_MATERIAL SUPPLIED_:

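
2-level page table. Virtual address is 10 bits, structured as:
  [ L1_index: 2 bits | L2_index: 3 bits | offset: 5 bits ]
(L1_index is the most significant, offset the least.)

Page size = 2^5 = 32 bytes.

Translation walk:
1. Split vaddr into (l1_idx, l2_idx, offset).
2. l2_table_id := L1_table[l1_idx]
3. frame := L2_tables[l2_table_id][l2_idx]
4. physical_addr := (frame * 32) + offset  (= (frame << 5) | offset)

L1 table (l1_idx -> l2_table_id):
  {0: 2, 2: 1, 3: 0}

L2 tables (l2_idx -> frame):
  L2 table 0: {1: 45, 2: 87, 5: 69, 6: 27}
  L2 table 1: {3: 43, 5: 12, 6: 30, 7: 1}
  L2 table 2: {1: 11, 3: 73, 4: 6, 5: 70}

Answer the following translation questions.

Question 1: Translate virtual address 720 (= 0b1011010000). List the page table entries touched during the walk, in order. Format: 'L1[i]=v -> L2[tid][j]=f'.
vaddr = 720 = 0b1011010000
Split: l1_idx=2, l2_idx=6, offset=16

Answer: L1[2]=1 -> L2[1][6]=30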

_WHAT YOU SHOULD DO_:
Return each line among the entries that holds the word "bits".

_SOLUTION FOR THIS PROBLEM_:
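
2-level page table. Virtual address is 10 bits, structured as:
  [ L1_index: 2 bits | L2_index: 3 bits | offset: 5 bits ]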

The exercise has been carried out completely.